(Task) Restating the records exactly is the whole task.

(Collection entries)
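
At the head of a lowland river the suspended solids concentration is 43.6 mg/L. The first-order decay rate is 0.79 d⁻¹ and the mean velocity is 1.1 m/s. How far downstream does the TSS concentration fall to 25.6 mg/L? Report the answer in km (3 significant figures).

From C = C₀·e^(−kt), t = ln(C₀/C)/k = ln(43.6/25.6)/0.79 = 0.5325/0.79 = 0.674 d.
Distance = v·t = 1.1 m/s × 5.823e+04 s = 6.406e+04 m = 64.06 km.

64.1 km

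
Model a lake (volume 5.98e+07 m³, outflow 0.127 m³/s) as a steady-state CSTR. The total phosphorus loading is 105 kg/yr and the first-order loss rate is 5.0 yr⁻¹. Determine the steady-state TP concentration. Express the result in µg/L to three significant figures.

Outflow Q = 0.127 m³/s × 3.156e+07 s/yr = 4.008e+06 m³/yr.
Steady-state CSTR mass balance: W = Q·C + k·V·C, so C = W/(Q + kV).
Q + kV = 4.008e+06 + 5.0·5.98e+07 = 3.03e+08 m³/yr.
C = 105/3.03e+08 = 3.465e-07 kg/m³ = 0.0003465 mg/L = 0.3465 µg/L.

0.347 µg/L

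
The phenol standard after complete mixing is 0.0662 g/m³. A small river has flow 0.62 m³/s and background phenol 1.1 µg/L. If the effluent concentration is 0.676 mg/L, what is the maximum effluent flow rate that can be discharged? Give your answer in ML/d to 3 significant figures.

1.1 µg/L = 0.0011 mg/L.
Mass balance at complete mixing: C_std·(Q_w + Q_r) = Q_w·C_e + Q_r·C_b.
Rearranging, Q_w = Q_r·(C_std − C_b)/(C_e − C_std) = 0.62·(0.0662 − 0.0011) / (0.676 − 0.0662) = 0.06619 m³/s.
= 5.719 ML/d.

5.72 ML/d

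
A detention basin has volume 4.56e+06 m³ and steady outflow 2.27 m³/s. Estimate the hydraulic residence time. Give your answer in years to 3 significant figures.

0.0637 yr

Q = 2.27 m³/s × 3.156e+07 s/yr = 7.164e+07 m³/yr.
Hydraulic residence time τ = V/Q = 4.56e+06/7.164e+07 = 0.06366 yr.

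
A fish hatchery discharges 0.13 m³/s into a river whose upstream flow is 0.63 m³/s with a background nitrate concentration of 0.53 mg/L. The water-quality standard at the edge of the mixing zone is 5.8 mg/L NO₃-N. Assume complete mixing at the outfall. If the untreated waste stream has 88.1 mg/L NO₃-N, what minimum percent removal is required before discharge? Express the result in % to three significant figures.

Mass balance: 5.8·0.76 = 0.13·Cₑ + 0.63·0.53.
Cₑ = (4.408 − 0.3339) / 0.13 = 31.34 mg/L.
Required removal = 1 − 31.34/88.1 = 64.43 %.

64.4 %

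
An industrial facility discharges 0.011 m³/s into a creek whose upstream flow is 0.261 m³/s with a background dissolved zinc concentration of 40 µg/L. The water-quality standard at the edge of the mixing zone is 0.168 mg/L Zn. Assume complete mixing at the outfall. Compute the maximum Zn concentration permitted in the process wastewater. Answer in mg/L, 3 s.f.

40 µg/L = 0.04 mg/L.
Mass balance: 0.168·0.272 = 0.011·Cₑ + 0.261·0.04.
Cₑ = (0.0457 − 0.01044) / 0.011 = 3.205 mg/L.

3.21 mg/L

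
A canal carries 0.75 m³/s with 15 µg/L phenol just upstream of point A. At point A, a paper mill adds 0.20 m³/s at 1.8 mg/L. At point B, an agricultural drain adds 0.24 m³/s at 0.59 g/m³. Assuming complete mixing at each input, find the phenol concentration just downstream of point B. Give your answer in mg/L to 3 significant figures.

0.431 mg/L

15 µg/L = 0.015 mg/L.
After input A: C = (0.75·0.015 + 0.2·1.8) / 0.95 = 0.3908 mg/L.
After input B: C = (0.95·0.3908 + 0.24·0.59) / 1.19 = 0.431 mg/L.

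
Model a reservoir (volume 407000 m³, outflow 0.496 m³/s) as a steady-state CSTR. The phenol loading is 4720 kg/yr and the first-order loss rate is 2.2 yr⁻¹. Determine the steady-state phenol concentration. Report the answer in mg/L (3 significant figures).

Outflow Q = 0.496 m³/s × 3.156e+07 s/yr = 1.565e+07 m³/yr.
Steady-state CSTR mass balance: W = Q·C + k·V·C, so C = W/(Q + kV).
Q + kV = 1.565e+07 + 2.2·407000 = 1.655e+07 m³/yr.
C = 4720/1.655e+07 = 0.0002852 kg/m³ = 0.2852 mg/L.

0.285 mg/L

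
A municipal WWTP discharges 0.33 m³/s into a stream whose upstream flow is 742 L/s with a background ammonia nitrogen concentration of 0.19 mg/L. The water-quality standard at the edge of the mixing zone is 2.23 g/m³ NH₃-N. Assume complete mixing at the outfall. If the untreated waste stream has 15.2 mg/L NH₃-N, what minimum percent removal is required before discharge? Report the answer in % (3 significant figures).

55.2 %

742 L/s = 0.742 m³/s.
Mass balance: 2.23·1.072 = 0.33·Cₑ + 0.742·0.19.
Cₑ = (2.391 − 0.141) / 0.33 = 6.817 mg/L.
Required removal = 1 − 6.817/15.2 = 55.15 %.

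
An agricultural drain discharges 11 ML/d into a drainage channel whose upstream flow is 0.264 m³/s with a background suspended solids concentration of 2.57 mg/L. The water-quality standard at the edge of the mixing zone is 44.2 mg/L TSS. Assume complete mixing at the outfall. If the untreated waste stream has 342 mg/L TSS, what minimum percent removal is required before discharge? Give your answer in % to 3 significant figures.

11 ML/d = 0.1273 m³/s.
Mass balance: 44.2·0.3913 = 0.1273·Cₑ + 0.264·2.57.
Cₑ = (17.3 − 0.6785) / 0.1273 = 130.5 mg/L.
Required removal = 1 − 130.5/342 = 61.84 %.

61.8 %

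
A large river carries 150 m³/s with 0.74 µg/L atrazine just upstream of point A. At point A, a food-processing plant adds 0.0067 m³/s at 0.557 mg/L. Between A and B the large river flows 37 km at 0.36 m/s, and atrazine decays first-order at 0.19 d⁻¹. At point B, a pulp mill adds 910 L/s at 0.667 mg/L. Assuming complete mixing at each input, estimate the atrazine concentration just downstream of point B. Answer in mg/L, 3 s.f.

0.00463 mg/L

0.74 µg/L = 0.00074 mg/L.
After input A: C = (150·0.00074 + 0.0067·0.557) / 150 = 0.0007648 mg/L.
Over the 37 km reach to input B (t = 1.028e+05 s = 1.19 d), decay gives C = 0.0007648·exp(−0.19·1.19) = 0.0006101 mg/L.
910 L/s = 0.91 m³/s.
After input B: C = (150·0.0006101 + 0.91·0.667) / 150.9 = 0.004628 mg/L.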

(Result of the task)
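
At the head of a lowland river the suspended solids concentration is 43.6 mg/L. The first-order decay rate is 0.79 d⁻¹ and the mean velocity is 1.1 m/s. How far downstream does the TSS concentration fall to 25.6 mg/L? Report the answer in km (3 significant figures).

From C = C₀·e^(−kt), t = ln(C₀/C)/k = ln(43.6/25.6)/0.79 = 0.5325/0.79 = 0.674 d.
Distance = v·t = 1.1 m/s × 5.823e+04 s = 6.406e+04 m = 64.06 km.

64.1 km

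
Model a lake (volume 5.98e+07 m³, outflow 0.127 m³/s) as a steady-state CSTR. The total phosphorus loading is 105 kg/yr and the first-order loss rate is 5.0 yr⁻¹. Determine the steady-state TP concentration. Express the result in µg/L to three significant figures.

Outflow Q = 0.127 m³/s × 3.156e+07 s/yr = 4.008e+06 m³/yr.
Steady-state CSTR mass balance: W = Q·C + k·V·C, so C = W/(Q + kV).
Q + kV = 4.008e+06 + 5.0·5.98e+07 = 3.03e+08 m³/yr.
C = 105/3.03e+08 = 3.465e-07 kg/m³ = 0.0003465 mg/L = 0.3465 µg/L.

0.347 µg/L

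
The phenol standard after complete mixing is 0.0662 g/m³. A small river has flow 0.62 m³/s and background phenol 1.1 µg/L. If the effluent concentration is 0.676 mg/L, what is the maximum effluent flow rate that can be discharged? Give your answer in ML/d to 3 significant figures.

1.1 µg/L = 0.0011 mg/L.
Mass balance at complete mixing: C_std·(Q_w + Q_r) = Q_w·C_e + Q_r·C_b.
Rearranging, Q_w = Q_r·(C_std − C_b)/(C_e − C_std) = 0.62·(0.0662 − 0.0011) / (0.676 − 0.0662) = 0.06619 m³/s.
= 5.719 ML/d.

5.72 ML/d

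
A detention basin has volume 4.56e+06 m³ and steady outflow 2.27 m³/s. Estimate the hydraulic residence time. Give your answer in years to 3 significant figures.

0.0637 yr

Q = 2.27 m³/s × 3.156e+07 s/yr = 7.164e+07 m³/yr.
Hydraulic residence time τ = V/Q = 4.56e+06/7.164e+07 = 0.06366 yr.

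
A fish hatchery discharges 0.13 m³/s into a river whose upstream flow is 0.63 m³/s with a background nitrate concentration of 0.53 mg/L. The water-quality standard at the edge of the mixing zone is 5.8 mg/L NO₃-N. Assume complete mixing at the outfall. If the untreated waste stream has 88.1 mg/L NO₃-N, what minimum percent removal is required before discharge? Express the result in % to three significant figures.

Mass balance: 5.8·0.76 = 0.13·Cₑ + 0.63·0.53.
Cₑ = (4.408 − 0.3339) / 0.13 = 31.34 mg/L.
Required removal = 1 − 31.34/88.1 = 64.43 %.

64.4 %

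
An industrial facility discharges 0.011 m³/s into a creek whose upstream flow is 0.261 m³/s with a background dissolved zinc concentration of 40 µg/L. The water-quality standard at the edge of the mixing zone is 0.168 mg/L Zn. Assume complete mixing at the outfall. Compute the maximum Zn concentration permitted in the process wastewater. Answer in mg/L, 3 s.f.

40 µg/L = 0.04 mg/L.
Mass balance: 0.168·0.272 = 0.011·Cₑ + 0.261·0.04.
Cₑ = (0.0457 − 0.01044) / 0.011 = 3.205 mg/L.

3.21 mg/L

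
A canal carries 0.75 m³/s with 15 µg/L phenol just upstream of point A. At point A, a paper mill adds 0.20 m³/s at 1.8 mg/L. At point B, an agricultural drain adds 0.24 m³/s at 0.59 g/m³. Assuming complete mixing at each input, find the phenol concentration just downstream of point B. Give your answer in mg/L to 3 significant figures.

0.431 mg/L

15 µg/L = 0.015 mg/L.
After input A: C = (0.75·0.015 + 0.2·1.8) / 0.95 = 0.3908 mg/L.
After input B: C = (0.95·0.3908 + 0.24·0.59) / 1.19 = 0.431 mg/L.

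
Model a reservoir (volume 407000 m³, outflow 0.496 m³/s) as a steady-state CSTR. The phenol loading is 4720 kg/yr and the first-order loss rate is 2.2 yr⁻¹. Determine the steady-state phenol concentration. Report the answer in mg/L (3 significant figures).

Outflow Q = 0.496 m³/s × 3.156e+07 s/yr = 1.565e+07 m³/yr.
Steady-state CSTR mass balance: W = Q·C + k·V·C, so C = W/(Q + kV).
Q + kV = 1.565e+07 + 2.2·407000 = 1.655e+07 m³/yr.
C = 4720/1.655e+07 = 0.0002852 kg/m³ = 0.2852 mg/L.

0.285 mg/L

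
A municipal WWTP discharges 0.33 m³/s into a stream whose upstream flow is 742 L/s with a background ammonia nitrogen concentration of 0.19 mg/L. The water-quality standard at the edge of the mixing zone is 2.23 g/m³ NH₃-N. Assume complete mixing at the outfall. If the untreated waste stream has 15.2 mg/L NH₃-N, what minimum percent removal is required before discharge? Report the answer in % (3 significant figures).

55.2 %

742 L/s = 0.742 m³/s.
Mass balance: 2.23·1.072 = 0.33·Cₑ + 0.742·0.19.
Cₑ = (2.391 − 0.141) / 0.33 = 6.817 mg/L.
Required removal = 1 − 6.817/15.2 = 55.15 %.

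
An agricultural drain discharges 11 ML/d into a drainage channel whose upstream flow is 0.264 m³/s with a background suspended solids concentration of 2.57 mg/L. The water-quality standard at the edge of the mixing zone is 44.2 mg/L TSS. Assume complete mixing at the outfall. If the untreated waste stream has 342 mg/L TSS, what minimum percent removal is required before discharge? Give your answer in % to 3 significant figures.

11 ML/d = 0.1273 m³/s.
Mass balance: 44.2·0.3913 = 0.1273·Cₑ + 0.264·2.57.
Cₑ = (17.3 − 0.6785) / 0.1273 = 130.5 mg/L.
Required removal = 1 − 130.5/342 = 61.84 %.

61.8 %

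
A large river carries 150 m³/s with 0.74 µg/L atrazine just upstream of point A. At point A, a food-processing plant adds 0.0067 m³/s at 0.557 mg/L. Between A and B the large river flows 37 km at 0.36 m/s, and atrazine decays first-order at 0.19 d⁻¹. At point B, a pulp mill adds 910 L/s at 0.667 mg/L. Assuming complete mixing at each input, estimate the atrazine concentration just downstream of point B. Answer in mg/L, 3 s.f.

0.00463 mg/L

0.74 µg/L = 0.00074 mg/L.
After input A: C = (150·0.00074 + 0.0067·0.557) / 150 = 0.0007648 mg/L.
Over the 37 km reach to input B (t = 1.028e+05 s = 1.19 d), decay gives C = 0.0007648·exp(−0.19·1.19) = 0.0006101 mg/L.
910 L/s = 0.91 m³/s.
After input B: C = (150·0.0006101 + 0.91·0.667) / 150.9 = 0.004628 mg/L.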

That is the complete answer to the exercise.